About this task :: Could you write out the lines below exactly, beginning with the first and finishing with the one that contains "The crank AB is set to 336°"?

*** Material shown ***

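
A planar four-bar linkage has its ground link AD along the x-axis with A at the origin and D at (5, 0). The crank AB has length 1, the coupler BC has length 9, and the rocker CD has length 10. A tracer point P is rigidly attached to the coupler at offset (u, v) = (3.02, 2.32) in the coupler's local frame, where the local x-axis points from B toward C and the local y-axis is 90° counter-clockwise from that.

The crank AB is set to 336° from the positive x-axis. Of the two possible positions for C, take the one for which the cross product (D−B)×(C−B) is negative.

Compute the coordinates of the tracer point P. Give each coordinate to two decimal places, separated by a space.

A=(0,0), D=(5.00,0)
B = A + 1.00·(cos336°, sin336°) = (0.9135, -0.4067)
|BD| = 4.1066
circle(B,9.00) ∩ circle(D,10.00): a=-0.2600, h=8.9962
  candidates: C₊=(-0.2362,8.5195) cross=36.944; C₋=(1.5458,-9.3845) cross=-36.944
  mode - wants cross < 0 → take C=(1.5458,-9.3845) (cross=-36.944)
ex = (C−B)/|BC| = (0.0703,-0.9975); ey = (0.9975,0.0703)
P = B + 3.02·ex + 2.32·ey = (3.4400,-3.2563)

3.44 -3.26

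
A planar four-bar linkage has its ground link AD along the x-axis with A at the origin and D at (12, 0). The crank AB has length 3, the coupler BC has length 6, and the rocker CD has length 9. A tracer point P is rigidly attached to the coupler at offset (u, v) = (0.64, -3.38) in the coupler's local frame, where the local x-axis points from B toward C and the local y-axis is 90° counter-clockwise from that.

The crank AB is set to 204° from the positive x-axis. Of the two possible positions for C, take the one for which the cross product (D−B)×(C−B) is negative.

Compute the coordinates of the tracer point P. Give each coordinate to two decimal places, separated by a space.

-2.52 -4.65

A=(0,0), D=(12.00,0)
B = A + 3.00·(cos204°, sin204°) = (-2.7406, -1.2202)
|BD| = 14.7911
circle(B,6.00) ∩ circle(D,9.00): a=5.8743, h=1.2215
  candidates: C₊=(3.0129,0.4818) cross=18.068; C₋=(3.2145,-1.9530) cross=-18.068
  mode - wants cross < 0 → take C=(3.2145,-1.9530) (cross=-18.068)
ex = (C−B)/|BC| = (0.9925,-0.1221); ey = (0.1221,0.9925)
P = B + 0.64·ex + -3.38·ey = (-2.5182,-4.6531)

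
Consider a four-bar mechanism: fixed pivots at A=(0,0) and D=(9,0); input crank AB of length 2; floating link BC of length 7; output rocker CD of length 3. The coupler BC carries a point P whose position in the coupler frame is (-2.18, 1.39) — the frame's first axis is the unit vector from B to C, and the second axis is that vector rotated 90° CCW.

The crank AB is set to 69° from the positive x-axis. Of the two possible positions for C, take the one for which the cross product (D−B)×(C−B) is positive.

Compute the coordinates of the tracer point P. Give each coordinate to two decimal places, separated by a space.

A=(0,0), D=(9.00,0)
B = A + 2.00·(cos69°, sin69°) = (0.7167, 1.8672)
|BD| = 8.4911
circle(B,7.00) ∩ circle(D,3.00): a=6.6010, h=2.3297
  candidates: C₊=(7.6684,2.6883) cross=19.781; C₋=(6.6438,-1.8570) cross=-19.781
  mode + wants cross > 0 → take C=(7.6684,2.6883) (cross=19.781)
ex = (C−B)/|BC| = (0.9931,0.1173); ey = (-0.1173,0.9931)
P = B + -2.18·ex + 1.39·ey = (-1.6113,2.9918)

-1.61 2.99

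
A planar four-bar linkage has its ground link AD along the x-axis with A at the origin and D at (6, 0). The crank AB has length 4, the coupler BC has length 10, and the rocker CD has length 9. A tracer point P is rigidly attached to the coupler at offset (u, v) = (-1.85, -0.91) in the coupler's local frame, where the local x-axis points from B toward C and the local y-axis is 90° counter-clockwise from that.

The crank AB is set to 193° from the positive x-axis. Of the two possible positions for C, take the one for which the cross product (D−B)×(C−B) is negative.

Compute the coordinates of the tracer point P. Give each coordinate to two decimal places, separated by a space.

-5.81 -0.12

A=(0,0), D=(6.00,0)
B = A + 4.00·(cos193°, sin193°) = (-3.8975, -0.8998)
|BD| = 9.9383
circle(B,10.00) ∩ circle(D,9.00): a=5.9250, h=8.0557
  candidates: C₊=(1.2739,7.6592) cross=80.060; C₋=(2.7326,-8.3859) cross=-80.060
  mode - wants cross < 0 → take C=(2.7326,-8.3859) (cross=-80.060)
ex = (C−B)/|BC| = (0.6630,-0.7486); ey = (0.7486,0.6630)
P = B + -1.85·ex + -0.91·ey = (-5.8053,-0.1182)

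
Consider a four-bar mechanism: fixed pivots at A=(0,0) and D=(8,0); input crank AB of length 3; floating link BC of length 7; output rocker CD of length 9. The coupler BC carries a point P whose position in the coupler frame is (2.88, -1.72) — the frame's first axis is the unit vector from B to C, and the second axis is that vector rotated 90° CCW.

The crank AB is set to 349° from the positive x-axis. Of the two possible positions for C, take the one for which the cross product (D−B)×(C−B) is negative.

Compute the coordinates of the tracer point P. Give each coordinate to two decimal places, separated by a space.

A=(0,0), D=(8.00,0)
B = A + 3.00·(cos349°, sin349°) = (2.9449, -0.5724)
|BD| = 5.0874
circle(B,7.00) ∩ circle(D,9.00): a=-0.6013, h=6.9741
  candidates: C₊=(1.5627,6.2898) cross=35.480; C₋=(3.1321,-7.5699) cross=-35.480
  mode - wants cross < 0 → take C=(3.1321,-7.5699) (cross=-35.480)
ex = (C−B)/|BC| = (0.0267,-0.9996); ey = (0.9996,0.0267)
P = B + 2.88·ex + -1.72·ey = (1.3025,-3.4974)

1.30 -3.50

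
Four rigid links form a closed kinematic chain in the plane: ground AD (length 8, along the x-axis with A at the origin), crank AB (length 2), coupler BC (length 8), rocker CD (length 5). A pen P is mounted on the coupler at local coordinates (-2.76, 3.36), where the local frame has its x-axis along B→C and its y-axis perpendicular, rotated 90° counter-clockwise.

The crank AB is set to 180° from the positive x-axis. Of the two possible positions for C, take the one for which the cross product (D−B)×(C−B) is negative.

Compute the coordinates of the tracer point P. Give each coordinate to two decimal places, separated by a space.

-2.73 4.29

A=(0,0), D=(8.00,0)
B = A + 2.00·(cos180°, sin180°) = (-2.0000, 0.0000)
|BD| = 10.0000
circle(B,8.00) ∩ circle(D,5.00): a=6.9500, h=3.9620
  candidates: C₊=(4.9500,3.9620) cross=39.620; C₋=(4.9500,-3.9620) cross=-39.620
  mode - wants cross < 0 → take C=(4.9500,-3.9620) (cross=-39.620)
ex = (C−B)/|BC| = (0.8688,-0.4953); ey = (0.4953,0.8688)
P = B + -2.76·ex + 3.36·ey = (-2.7337,4.2859)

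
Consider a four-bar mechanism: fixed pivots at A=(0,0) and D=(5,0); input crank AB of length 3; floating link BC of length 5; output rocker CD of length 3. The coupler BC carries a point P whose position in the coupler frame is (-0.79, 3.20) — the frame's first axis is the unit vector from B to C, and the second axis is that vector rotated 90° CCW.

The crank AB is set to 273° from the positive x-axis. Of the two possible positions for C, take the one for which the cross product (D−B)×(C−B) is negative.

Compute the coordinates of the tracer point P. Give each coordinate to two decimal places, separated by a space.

A=(0,0), D=(5.00,0)
B = A + 3.00·(cos273°, sin273°) = (0.1570, -2.9959)
|BD| = 5.6947
circle(B,5.00) ∩ circle(D,3.00): a=4.2522, h=2.6304
  candidates: C₊=(2.3894,1.4781) cross=14.979; C₋=(5.1570,-2.9959) cross=-14.979
  mode - wants cross < 0 → take C=(5.1570,-2.9959) (cross=-14.979)
ex = (C−B)/|BC| = (1.0000,0.0000); ey = (-0.0000,1.0000)
P = B + -0.79·ex + 3.20·ey = (-0.6330,0.2041)

-0.63 0.20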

*** End of Material shown ***

Exercise solution ::
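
A planar four-bar linkage has its ground link AD along the x-axis with A at the origin and D at (5, 0). The crank AB has length 1, the coupler BC has length 9, and the rocker CD has length 10. A tracer point P is rigidly attached to the coupler at offset (u, v) = (3.02, 2.32) in the coupler's local frame, where the local x-axis points from B toward C and the local y-axis is 90° counter-clockwise from that.

The crank AB is set to 336° from the positive x-axis. Of the two possible positions for C, take the one for which the cross product (D−B)×(C−B) is negative.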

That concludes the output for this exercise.